### Source data
******

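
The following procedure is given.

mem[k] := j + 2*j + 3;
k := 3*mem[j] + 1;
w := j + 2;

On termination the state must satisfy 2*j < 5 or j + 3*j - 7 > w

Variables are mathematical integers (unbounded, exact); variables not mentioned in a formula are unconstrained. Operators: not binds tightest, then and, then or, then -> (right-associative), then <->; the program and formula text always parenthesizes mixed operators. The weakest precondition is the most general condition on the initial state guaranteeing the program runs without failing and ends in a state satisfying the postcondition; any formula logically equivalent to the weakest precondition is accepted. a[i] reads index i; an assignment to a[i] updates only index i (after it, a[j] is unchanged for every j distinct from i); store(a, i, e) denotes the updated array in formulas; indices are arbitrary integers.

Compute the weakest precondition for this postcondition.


Working backward. After the program, the postcondition 2*j < 5 or j + 3*j - 7 > w must hold; in canonical form it is 2*j < 5 or 4*j > w + 7.
Before w := j + 2: 2*j < 5 or 3*j > 9
Before k := 3*mem[j] + 1: 2*j < 5 or 3*j > 9
Before mem[k] := j + 2*j + 3: 2*j < 5 or 3*j > 9
Answer: WP = 2*j < 5 or 3*j > 9


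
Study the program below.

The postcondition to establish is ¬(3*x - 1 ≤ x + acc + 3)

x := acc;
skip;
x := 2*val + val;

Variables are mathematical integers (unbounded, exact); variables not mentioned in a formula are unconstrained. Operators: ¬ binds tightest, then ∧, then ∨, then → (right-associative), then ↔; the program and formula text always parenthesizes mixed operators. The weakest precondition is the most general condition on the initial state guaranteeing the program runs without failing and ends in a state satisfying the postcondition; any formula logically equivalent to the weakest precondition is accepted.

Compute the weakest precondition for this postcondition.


Working backward. After the program, the postcondition ¬(3*x - 1 ≤ x + acc + 3) must hold; in canonical form it is ¬(2*x ≤ acc + 4).
Before x := 2*val + val: ¬(6*val ≤ acc + 4)
Before skip: ¬(6*val ≤ acc + 4)
Before x := acc: ¬(6*val ≤ acc + 4)
Answer: WP = ¬(6*val ≤ acc + 4)


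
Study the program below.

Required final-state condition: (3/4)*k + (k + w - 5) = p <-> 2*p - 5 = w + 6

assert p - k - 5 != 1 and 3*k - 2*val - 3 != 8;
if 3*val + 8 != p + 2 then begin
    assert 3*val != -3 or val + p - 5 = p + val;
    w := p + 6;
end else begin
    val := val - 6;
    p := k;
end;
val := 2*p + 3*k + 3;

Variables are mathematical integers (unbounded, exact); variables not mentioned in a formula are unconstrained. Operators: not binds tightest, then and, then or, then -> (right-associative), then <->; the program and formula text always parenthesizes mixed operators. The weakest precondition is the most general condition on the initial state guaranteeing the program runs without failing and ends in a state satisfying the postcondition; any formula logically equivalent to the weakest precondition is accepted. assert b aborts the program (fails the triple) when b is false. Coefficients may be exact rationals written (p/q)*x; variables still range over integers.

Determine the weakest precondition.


Working backward. After the program, the postcondition (3/4)*k + (k + w - 5) = p <-> 2*p - 5 = w + 6 must hold; in canonical form it is (7/4)*k + w = p + 5 <-> 2*p = w + 11.
Before val := 2*p + 3*k + 3: (7/4)*k + w = p + 5 <-> 2*p = w + 11
Then branch requires 3*val != -3 and ((7/4)*k = -1 <-> p = 17); else branch requires (3/4)*k + w = 5 <-> 2*k = w + 11.
Before the if: (3*val != p - 6 -> (3*val != -3 and ((7/4)*k = -1 <-> p = 17))) and ((not (3*val != p - 6)) -> ((3/4)*k + w = 5 <-> 2*k = w + 11))
Before assert p - k - 5 != 1 and 3*k - 2*val - 3 != 8: p != k + 6 and 3*k != 2*val + 11 and (3*val != p - 6 -> (3*val != -3 and ((7/4)*k = -1 <-> p = 17))) and ((not (3*val != p - 6)) -> ((3/4)*k + w = 5 <-> 2*k = w + 11))
Answer: WP = p != k + 6 and 3*k != 2*val + 11 and (3*val != p - 6 -> (3*val != -3 and ((7/4)*k = -1 <-> p = 17))) and ((not (3*val != p - 6)) -> ((3/4)*k + w = 5 <-> 2*k = w + 11))


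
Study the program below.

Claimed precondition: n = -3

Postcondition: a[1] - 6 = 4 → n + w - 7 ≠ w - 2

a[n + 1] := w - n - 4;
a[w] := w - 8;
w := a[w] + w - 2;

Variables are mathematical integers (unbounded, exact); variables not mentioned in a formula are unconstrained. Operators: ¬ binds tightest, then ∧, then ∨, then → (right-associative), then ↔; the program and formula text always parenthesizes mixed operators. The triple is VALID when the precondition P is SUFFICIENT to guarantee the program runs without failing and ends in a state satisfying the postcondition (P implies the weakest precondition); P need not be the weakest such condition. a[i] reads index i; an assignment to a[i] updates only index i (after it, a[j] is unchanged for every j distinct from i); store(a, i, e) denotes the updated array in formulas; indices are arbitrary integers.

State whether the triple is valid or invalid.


Working backward. After the program, the postcondition a[1] - 6 = 4 → n + w - 7 ≠ w - 2 must hold; in canonical form it is a[1] = 10 → n ≠ 5.
Before w := a[w] + w - 2: a[1] = 10 → n ≠ 5
Before a[w] := w - 8: store(a, w, w - 8)[1] = 10 → n ≠ 5
Before a[n + 1] := w - n - 4: store(store(a, n + 1, -n + w - 4), w, w - 8)[1] = 10 → n ≠ 5
The weakest precondition is store(store(a, n + 1, -n + w - 4), w, w - 8)[1] = 10 → n ≠ 5.
Check whether n = -3 implies it.
Every state satisfying the precondition satisfies the weakest precondition: the implication holds.
Answer: valid


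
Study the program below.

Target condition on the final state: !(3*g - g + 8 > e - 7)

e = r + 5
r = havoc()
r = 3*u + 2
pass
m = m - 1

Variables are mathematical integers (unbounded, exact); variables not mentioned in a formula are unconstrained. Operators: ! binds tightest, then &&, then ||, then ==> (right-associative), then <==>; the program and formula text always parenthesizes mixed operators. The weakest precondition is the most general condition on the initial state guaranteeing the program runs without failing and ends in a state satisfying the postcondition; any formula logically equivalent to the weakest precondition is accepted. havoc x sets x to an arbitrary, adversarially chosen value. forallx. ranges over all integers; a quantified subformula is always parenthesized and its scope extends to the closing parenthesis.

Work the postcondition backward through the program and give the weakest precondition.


Working backward. After the program, the postcondition !(3*g - g + 8 > e - 7) must hold; in canonical form it is !(2*g > e - 15).
Before m := m - 1: !(2*g > e - 15)
Before skip: !(2*g > e - 15)
Before r := 3*u + 2: !(2*g > e - 15)
Before havoc r: !(2*g > e - 15)
Before e := r + 5: !(2*g > r - 10)
Answer: WP = !(2*g > r - 10)


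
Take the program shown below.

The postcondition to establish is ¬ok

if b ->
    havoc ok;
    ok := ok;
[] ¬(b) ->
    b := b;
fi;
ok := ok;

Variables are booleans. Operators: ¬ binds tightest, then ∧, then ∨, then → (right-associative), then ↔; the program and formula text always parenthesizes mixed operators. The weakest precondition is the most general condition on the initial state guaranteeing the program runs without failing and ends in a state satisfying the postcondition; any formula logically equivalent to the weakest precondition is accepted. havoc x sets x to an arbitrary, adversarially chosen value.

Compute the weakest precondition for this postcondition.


Working backward. After the program, ¬ok must hold.
Before ok := ok: ¬ok
Then branch requires false; else branch requires ¬ok.
Before the if: (¬b) ∧ ((¬b) → (¬ok))
Answer: WP = (¬b) ∧ ((¬b) → (¬ok))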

******

### Prompt
Repeat the whole listing exactly, with no omissions.

### Written reply
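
The following procedure is given.

mem[k] := j + 2*j + 3;
k := 3*mem[j] + 1;
w := j + 2;

On termination the state must satisfy 2*j < 5 or j + 3*j - 7 > w

Variables are mathematical integers (unbounded, exact); variables not mentioned in a formula are unconstrained. Operators: not binds tightest, then and, then or, then -> (right-associative), then <->; the program and formula text always parenthesizes mixed operators. The weakest precondition is the most general condition on the initial state guaranteeing the program runs without failing and ends in a state satisfying the postcondition; any formula logically equivalent to the weakest precondition is accepted. a[i] reads index i; an assignment to a[i] updates only index i (after it, a[j] is unchanged for every j distinct from i); store(a, i, e) denotes the updated array in formulas; indices are arbitrary integers.

Compute the weakest precondition for this postcondition.


Working backward. After the program, the postcondition 2*j < 5 or j + 3*j - 7 > w must hold; in canonical form it is 2*j < 5 or 4*j > w + 7.
Before w := j + 2: 2*j < 5 or 3*j > 9
Before k := 3*mem[j] + 1: 2*j < 5 or 3*j > 9
Before mem[k] := j + 2*j + 3: 2*j < 5 or 3*j > 9
Answer: WP = 2*j < 5 or 3*j > 9


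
Study the program below.

The postcondition to establish is ¬(3*x - 1 ≤ x + acc + 3)

x := acc;
skip;
x := 2*val + val;

Variables are mathematical integers (unbounded, exact); variables not mentioned in a formula are unconstrained. Operators: ¬ binds tightest, then ∧, then ∨, then → (right-associative), then ↔; the program and formula text always parenthesizes mixed operators. The weakest precondition is the most general condition on the initial state guaranteeing the program runs without failing and ends in a state satisfying the postcondition; any formula logically equivalent to the weakest precondition is accepted.

Compute the weakest precondition for this postcondition.


Working backward. After the program, the postcondition ¬(3*x - 1 ≤ x + acc + 3) must hold; in canonical form it is ¬(2*x ≤ acc + 4).
Before x := 2*val + val: ¬(6*val ≤ acc + 4)
Before skip: ¬(6*val ≤ acc + 4)
Before x := acc: ¬(6*val ≤ acc + 4)
Answer: WP = ¬(6*val ≤ acc + 4)


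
Study the program below.

Required final-state condition: (3/4)*k + (k + w - 5) = p <-> 2*p - 5 = w + 6

assert p - k - 5 != 1 and 3*k - 2*val - 3 != 8;
if 3*val + 8 != p + 2 then begin
    assert 3*val != -3 or val + p - 5 = p + val;
    w := p + 6;
end else begin
    val := val - 6;
    p := k;
end;
val := 2*p + 3*k + 3;

Variables are mathematical integers (unbounded, exact); variables not mentioned in a formula are unconstrained. Operators: not binds tightest, then and, then or, then -> (right-associative), then <->; the program and formula text always parenthesizes mixed operators. The weakest precondition is the most general condition on the initial state guaranteeing the program runs without failing and ends in a state satisfying the postcondition; any formula logically equivalent to the weakest precondition is accepted. assert b aborts the program (fails the triple) when b is false. Coefficients may be exact rationals written (p/q)*x; variables still range over integers.

Determine the weakest precondition.


Working backward. After the program, the postcondition (3/4)*k + (k + w - 5) = p <-> 2*p - 5 = w + 6 must hold; in canonical form it is (7/4)*k + w = p + 5 <-> 2*p = w + 11.
Before val := 2*p + 3*k + 3: (7/4)*k + w = p + 5 <-> 2*p = w + 11
Then branch requires 3*val != -3 and ((7/4)*k = -1 <-> p = 17); else branch requires (3/4)*k + w = 5 <-> 2*k = w + 11.
Before the if: (3*val != p - 6 -> (3*val != -3 and ((7/4)*k = -1 <-> p = 17))) and ((not (3*val != p - 6)) -> ((3/4)*k + w = 5 <-> 2*k = w + 11))
Before assert p - k - 5 != 1 and 3*k - 2*val - 3 != 8: p != k + 6 and 3*k != 2*val + 11 and (3*val != p - 6 -> (3*val != -3 and ((7/4)*k = -1 <-> p = 17))) and ((not (3*val != p - 6)) -> ((3/4)*k + w = 5 <-> 2*k = w + 11))
Answer: WP = p != k + 6 and 3*k != 2*val + 11 and (3*val != p - 6 -> (3*val != -3 and ((7/4)*k = -1 <-> p = 17))) and ((not (3*val != p - 6)) -> ((3/4)*k + w = 5 <-> 2*k = w + 11))


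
Study the program below.

Claimed precondition: n = -3

Postcondition: a[1] - 6 = 4 → n + w - 7 ≠ w - 2

a[n + 1] := w - n - 4;
a[w] := w - 8;
w := a[w] + w - 2;

Variables are mathematical integers (unbounded, exact); variables not mentioned in a formula are unconstrained. Operators: ¬ binds tightest, then ∧, then ∨, then → (right-associative), then ↔; the program and formula text always parenthesizes mixed operators. The triple is VALID when the precondition P is SUFFICIENT to guarantee the program runs without failing and ends in a state satisfying the postcondition (P implies the weakest precondition); P need not be the weakest such condition. a[i] reads index i; an assignment to a[i] updates only index i (after it, a[j] is unchanged for every j distinct from i); store(a, i, e) denotes the updated array in formulas; indices are arbitrary integers.

State whether the triple is valid or invalid.


Working backward. After the program, the postcondition a[1] - 6 = 4 → n + w - 7 ≠ w - 2 must hold; in canonical form it is a[1] = 10 → n ≠ 5.
Before w := a[w] + w - 2: a[1] = 10 → n ≠ 5
Before a[w] := w - 8: store(a, w, w - 8)[1] = 10 → n ≠ 5
Before a[n + 1] := w - n - 4: store(store(a, n + 1, -n + w - 4), w, w - 8)[1] = 10 → n ≠ 5
The weakest precondition is store(store(a, n + 1, -n + w - 4), w, w - 8)[1] = 10 → n ≠ 5.
Check whether n = -3 implies it.
Every state satisfying the precondition satisfies the weakest precondition: the implication holds.
Answer: valid


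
Study the program below.

Target condition on the final state: !(3*g - g + 8 > e - 7)

e = r + 5
r = havoc()
r = 3*u + 2
pass
m = m - 1

Variables are mathematical integers (unbounded, exact); variables not mentioned in a formula are unconstrained. Operators: ! binds tightest, then &&, then ||, then ==> (right-associative), then <==>; the program and formula text always parenthesizes mixed operators. The weakest precondition is the most general condition on the initial state guaranteeing the program runs without failing and ends in a state satisfying the postcondition; any formula logically equivalent to the weakest precondition is accepted. havoc x sets x to an arbitrary, adversarially chosen value. forallx. ranges over all integers; a quantified subformula is always parenthesized and its scope extends to the closing parenthesis.

Work the postcondition backward through the program and give the weakest precondition.


Working backward. After the program, the postcondition !(3*g - g + 8 > e - 7) must hold; in canonical form it is !(2*g > e - 15).
Before m := m - 1: !(2*g > e - 15)
Before skip: !(2*g > e - 15)
Before r := 3*u + 2: !(2*g > e - 15)
Before havoc r: !(2*g > e - 15)
Before e := r + 5: !(2*g > r - 10)
Answer: WP = !(2*g > r - 10)


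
Take the program shown below.

The postcondition to establish is ¬ok

if b ->
    havoc ok;
    ok := ok;
[] ¬(b) ->
    b := b;
fi;
ok := ok;

Variables are booleans. Operators: ¬ binds tightest, then ∧, then ∨, then → (right-associative), then ↔; the program and formula text always parenthesizes mixed operators. The weakest precondition is the most general condition on the initial state guaranteeing the program runs without failing and ends in a state satisfying the postcondition; any formula logically equivalent to the weakest precondition is accepted. havoc x sets x to an arbitrary, adversarially chosen value.

Compute the weakest precondition for this postcondition.


Working backward. After the program, ¬ok must hold.
Before ok := ok: ¬ok
Then branch requires false; else branch requires ¬ok.
Before the if: (¬b) ∧ ((¬b) → (¬ok))
Answer: WP = (¬b) ∧ ((¬b) → (¬ok))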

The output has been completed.